EXERCISE: Reproduce word for word every line of the entries below, from the line containing "At atmospheric pressure, 265" through the final line, and nothing else.

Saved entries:
────────────────────
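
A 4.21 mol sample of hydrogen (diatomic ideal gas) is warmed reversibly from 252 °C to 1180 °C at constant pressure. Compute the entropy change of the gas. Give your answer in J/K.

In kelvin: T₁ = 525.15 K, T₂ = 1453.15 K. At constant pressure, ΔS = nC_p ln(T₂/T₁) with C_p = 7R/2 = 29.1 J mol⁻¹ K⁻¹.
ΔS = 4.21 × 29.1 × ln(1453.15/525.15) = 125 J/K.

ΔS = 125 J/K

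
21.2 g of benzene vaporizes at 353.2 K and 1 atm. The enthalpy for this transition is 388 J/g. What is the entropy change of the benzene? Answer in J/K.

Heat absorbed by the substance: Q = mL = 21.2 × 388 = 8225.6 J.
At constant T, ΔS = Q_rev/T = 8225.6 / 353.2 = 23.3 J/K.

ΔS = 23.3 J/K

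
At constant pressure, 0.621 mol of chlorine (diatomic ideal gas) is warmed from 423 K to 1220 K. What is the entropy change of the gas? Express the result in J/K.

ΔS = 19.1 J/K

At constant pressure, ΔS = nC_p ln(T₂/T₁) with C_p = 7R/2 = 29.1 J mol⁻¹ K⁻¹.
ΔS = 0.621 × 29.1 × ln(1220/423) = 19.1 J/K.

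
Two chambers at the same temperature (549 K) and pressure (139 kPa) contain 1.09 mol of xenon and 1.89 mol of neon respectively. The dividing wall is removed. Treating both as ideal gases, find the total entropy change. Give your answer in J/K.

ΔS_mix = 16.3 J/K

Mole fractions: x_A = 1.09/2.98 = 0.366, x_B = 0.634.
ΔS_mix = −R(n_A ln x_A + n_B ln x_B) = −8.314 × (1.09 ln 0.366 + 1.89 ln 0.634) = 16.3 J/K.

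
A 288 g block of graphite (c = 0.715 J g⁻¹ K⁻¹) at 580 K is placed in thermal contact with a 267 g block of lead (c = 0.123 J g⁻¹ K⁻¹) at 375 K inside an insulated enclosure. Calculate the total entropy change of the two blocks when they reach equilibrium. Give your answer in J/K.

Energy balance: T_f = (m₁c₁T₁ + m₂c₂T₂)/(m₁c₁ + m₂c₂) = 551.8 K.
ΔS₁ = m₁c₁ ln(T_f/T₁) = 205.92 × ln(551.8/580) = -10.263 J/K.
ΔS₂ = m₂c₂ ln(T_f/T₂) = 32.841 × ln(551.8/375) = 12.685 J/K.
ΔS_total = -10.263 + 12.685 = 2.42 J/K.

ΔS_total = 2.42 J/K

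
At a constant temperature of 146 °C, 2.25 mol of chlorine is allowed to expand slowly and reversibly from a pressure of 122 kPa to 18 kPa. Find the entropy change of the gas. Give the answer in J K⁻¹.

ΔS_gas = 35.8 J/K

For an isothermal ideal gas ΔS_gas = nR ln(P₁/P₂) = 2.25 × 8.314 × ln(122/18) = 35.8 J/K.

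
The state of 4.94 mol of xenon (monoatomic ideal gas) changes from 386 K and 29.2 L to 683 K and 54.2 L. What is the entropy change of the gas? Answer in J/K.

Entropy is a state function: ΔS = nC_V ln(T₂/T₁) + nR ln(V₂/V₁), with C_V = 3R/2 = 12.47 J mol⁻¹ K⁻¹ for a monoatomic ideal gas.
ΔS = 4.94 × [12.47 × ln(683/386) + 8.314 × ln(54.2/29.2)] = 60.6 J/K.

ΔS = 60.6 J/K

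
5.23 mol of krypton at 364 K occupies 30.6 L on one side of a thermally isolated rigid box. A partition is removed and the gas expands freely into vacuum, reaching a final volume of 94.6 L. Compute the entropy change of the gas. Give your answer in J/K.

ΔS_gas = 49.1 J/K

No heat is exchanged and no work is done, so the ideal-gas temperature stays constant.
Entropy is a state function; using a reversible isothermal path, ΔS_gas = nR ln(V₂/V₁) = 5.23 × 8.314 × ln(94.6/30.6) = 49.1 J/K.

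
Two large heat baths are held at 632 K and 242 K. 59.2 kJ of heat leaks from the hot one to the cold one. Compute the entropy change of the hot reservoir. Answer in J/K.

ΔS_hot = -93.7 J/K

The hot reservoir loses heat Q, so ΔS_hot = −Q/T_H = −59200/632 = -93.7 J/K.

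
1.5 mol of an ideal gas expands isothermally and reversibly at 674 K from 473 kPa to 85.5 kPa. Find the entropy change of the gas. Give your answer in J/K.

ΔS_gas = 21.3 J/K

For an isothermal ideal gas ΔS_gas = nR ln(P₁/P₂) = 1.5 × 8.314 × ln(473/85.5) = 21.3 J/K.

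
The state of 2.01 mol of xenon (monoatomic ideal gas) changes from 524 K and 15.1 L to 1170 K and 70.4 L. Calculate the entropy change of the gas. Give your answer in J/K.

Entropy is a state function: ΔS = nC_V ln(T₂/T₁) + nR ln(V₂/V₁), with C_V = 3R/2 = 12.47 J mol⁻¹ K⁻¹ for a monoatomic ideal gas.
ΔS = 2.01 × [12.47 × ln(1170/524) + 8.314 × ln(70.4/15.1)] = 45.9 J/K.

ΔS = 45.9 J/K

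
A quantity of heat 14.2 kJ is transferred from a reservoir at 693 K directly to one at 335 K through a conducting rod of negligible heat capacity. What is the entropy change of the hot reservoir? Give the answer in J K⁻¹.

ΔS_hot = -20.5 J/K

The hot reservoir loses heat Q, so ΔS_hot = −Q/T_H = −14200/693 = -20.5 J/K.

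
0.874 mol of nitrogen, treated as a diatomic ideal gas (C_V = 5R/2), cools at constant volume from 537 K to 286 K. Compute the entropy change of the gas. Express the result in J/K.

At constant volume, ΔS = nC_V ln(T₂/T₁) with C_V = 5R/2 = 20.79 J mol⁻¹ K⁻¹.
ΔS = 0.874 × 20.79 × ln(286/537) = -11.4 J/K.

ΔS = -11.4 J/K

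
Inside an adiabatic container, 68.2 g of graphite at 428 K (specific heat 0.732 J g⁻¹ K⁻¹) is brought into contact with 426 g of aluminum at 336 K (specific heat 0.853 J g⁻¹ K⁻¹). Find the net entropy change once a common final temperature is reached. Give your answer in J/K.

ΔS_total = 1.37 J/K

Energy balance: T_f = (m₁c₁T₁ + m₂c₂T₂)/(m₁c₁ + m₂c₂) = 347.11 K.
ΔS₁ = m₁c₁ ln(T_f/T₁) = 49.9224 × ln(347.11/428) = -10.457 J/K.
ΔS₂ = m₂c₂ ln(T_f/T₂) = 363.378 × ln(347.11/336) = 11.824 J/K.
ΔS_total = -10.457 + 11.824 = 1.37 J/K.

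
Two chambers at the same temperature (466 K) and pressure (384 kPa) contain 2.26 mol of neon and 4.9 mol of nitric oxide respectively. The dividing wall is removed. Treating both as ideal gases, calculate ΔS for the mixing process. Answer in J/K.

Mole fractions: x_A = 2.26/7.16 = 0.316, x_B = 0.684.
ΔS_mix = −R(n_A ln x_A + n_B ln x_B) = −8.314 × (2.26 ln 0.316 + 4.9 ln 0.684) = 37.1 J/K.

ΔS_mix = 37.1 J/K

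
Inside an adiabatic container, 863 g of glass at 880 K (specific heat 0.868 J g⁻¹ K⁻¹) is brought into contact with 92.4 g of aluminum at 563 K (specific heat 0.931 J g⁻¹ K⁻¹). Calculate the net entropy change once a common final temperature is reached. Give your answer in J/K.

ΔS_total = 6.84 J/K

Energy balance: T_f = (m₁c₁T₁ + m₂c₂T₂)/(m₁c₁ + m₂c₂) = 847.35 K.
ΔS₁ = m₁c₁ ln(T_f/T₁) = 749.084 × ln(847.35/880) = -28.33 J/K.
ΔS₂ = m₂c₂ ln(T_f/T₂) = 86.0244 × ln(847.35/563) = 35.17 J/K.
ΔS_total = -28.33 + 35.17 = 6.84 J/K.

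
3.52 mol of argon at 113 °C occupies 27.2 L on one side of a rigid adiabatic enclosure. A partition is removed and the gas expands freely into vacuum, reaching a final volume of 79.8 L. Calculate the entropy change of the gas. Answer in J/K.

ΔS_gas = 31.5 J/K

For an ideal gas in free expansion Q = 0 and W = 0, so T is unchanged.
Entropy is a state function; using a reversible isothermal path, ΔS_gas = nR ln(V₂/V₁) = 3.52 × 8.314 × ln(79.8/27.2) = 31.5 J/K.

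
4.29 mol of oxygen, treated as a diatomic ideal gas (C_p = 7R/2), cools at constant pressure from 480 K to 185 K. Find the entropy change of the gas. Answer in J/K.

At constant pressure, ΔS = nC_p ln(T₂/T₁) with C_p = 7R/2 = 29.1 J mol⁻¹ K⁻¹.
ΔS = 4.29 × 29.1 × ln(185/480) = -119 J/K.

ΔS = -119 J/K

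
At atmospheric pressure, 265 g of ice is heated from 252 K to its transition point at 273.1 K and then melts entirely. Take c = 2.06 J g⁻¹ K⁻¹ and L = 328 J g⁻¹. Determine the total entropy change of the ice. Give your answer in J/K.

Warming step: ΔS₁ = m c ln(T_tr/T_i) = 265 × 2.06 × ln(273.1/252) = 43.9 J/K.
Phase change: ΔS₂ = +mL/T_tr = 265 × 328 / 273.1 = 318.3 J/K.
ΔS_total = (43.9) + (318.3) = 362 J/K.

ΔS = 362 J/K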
────────────────────
RESPONSE AREA:
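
At atmospheric pressure, 265 g of ice is heated from 252 K to its transition point at 273.1 K and then melts entirely. Take c = 2.06 J g⁻¹ K⁻¹ and L = 328 J g⁻¹. Determine the total entropy change of the ice. Give your answer in J/K.

Warming step: ΔS₁ = m c ln(T_tr/T_i) = 265 × 2.06 × ln(273.1/252) = 43.9 J/K.
Phase change: ΔS₂ = +mL/T_tr = 265 × 328 / 273.1 = 318.3 J/K.
ΔS_total = (43.9) + (318.3) = 362 J/K.

ΔS = 362 J/K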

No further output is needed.